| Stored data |
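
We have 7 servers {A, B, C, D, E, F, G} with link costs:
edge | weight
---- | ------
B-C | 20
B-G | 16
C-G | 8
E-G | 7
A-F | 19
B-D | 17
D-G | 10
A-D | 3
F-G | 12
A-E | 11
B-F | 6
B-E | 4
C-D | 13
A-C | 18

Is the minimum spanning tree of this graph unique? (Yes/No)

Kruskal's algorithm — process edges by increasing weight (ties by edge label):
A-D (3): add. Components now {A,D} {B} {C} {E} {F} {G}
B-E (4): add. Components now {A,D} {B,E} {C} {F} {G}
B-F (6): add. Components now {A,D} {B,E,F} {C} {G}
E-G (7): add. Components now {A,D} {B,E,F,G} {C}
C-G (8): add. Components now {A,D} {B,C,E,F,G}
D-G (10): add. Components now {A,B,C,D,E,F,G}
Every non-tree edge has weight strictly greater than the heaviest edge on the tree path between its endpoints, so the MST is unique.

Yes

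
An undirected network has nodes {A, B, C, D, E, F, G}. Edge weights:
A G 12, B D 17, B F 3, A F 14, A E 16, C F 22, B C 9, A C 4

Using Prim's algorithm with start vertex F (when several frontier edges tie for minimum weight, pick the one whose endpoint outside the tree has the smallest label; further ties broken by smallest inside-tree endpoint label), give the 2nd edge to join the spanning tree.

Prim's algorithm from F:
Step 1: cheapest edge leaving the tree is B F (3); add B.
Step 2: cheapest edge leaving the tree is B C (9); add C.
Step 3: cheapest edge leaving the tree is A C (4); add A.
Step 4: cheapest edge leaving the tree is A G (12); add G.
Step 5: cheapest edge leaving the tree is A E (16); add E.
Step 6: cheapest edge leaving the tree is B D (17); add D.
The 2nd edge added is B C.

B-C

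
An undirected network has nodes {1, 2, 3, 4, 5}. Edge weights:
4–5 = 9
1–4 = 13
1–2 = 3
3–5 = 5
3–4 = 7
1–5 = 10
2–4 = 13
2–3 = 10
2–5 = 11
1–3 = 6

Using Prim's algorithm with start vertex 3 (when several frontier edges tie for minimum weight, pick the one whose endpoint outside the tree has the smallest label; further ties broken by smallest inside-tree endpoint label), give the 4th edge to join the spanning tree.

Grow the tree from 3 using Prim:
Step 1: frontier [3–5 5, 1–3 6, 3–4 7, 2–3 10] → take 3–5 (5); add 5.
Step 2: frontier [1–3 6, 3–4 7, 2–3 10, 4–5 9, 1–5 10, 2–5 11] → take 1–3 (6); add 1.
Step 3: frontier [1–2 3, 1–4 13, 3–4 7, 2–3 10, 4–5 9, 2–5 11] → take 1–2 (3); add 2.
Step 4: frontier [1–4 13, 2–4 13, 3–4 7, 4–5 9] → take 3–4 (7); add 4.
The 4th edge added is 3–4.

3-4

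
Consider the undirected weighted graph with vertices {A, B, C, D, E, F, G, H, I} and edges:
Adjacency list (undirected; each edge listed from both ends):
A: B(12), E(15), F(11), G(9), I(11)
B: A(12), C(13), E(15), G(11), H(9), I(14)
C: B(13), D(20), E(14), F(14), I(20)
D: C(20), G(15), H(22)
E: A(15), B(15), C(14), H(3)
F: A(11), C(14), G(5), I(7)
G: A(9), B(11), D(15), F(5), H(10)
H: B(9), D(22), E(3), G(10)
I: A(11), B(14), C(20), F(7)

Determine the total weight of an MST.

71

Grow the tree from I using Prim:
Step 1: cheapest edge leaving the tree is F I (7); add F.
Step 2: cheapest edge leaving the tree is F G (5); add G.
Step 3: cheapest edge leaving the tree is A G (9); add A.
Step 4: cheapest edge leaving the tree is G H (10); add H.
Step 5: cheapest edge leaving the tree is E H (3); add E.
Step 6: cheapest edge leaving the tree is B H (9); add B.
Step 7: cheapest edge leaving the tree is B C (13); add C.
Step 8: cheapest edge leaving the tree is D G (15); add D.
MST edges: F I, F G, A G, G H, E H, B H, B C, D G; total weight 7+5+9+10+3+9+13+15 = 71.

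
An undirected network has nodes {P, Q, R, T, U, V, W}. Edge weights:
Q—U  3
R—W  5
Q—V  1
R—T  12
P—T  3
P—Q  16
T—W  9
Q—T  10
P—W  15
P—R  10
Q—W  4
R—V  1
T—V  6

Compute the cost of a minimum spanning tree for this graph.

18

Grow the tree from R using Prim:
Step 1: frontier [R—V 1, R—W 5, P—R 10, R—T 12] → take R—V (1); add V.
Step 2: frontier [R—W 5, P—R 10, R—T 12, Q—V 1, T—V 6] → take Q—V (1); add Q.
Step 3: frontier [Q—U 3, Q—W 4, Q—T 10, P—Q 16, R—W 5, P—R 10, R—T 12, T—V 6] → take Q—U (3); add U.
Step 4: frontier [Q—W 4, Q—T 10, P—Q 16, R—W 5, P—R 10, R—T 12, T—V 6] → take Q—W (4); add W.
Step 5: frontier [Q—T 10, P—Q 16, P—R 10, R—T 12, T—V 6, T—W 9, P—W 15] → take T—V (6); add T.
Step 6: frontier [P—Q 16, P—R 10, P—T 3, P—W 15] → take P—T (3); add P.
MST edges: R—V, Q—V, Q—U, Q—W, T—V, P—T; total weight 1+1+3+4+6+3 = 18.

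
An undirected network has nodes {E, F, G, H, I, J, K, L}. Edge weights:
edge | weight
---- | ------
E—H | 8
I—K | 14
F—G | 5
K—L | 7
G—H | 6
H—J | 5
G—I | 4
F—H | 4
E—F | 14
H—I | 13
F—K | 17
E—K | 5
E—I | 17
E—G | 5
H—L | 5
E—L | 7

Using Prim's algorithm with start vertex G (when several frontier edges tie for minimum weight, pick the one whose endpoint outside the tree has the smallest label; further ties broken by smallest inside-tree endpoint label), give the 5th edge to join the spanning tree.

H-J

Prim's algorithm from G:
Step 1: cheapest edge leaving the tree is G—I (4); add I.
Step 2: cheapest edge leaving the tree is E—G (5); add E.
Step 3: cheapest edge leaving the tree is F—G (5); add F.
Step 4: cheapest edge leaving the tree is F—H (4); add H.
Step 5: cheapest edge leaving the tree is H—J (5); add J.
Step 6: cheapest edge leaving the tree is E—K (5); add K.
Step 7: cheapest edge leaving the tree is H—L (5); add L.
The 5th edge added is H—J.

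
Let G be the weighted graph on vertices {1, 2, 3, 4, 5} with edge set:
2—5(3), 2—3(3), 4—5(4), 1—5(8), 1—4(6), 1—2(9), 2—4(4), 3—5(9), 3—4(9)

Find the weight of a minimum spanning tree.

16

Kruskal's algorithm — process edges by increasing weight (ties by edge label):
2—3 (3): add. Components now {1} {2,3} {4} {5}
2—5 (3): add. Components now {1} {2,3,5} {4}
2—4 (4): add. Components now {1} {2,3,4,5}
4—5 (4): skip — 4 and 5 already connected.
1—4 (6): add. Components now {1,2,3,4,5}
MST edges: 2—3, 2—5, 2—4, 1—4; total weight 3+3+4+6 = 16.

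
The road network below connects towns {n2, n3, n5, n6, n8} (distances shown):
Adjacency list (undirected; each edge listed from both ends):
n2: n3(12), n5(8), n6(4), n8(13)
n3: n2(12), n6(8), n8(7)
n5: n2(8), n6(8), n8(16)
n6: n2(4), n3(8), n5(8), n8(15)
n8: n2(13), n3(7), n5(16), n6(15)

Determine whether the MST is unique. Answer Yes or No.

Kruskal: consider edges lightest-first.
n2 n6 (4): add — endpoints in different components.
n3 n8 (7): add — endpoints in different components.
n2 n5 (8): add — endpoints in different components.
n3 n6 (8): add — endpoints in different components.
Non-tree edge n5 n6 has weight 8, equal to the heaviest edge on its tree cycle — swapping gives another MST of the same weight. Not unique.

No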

| EXERCISE DIRECTIONS |
Nothing but the lines from the first line of the data through the line with "A G 12, B D" should be returned, exactly as they appear, both ends included.

| YOUR SOLUTION |
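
We have 7 servers {A, B, C, D, E, F, G} with link costs:
edge | weight
---- | ------
B-C | 20
B-G | 16
C-G | 8
E-G | 7
A-F | 19
B-D | 17
D-G | 10
A-D | 3
F-G | 12
A-E | 11
B-F | 6
B-E | 4
C-D | 13
A-C | 18

Is the minimum spanning tree of this graph unique? (Yes/No)

Kruskal's algorithm — process edges by increasing weight (ties by edge label):
A-D (3): add. Components now {A,D} {B} {C} {E} {F} {G}
B-E (4): add. Components now {A,D} {B,E} {C} {F} {G}
B-F (6): add. Components now {A,D} {B,E,F} {C} {G}
E-G (7): add. Components now {A,D} {B,E,F,G} {C}
C-G (8): add. Components now {A,D} {B,C,E,F,G}
D-G (10): add. Components now {A,B,C,D,E,F,G}
Every non-tree edge has weight strictly greater than the heaviest edge on the tree path between its endpoints, so the MST is unique.

Yes

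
An undirected network has nodes {A, B, C, D, E, F, G}. Edge weights:
A G 12, B D 17, B F 3, A F 14, A E 16, C F 22, B C 9, A C 4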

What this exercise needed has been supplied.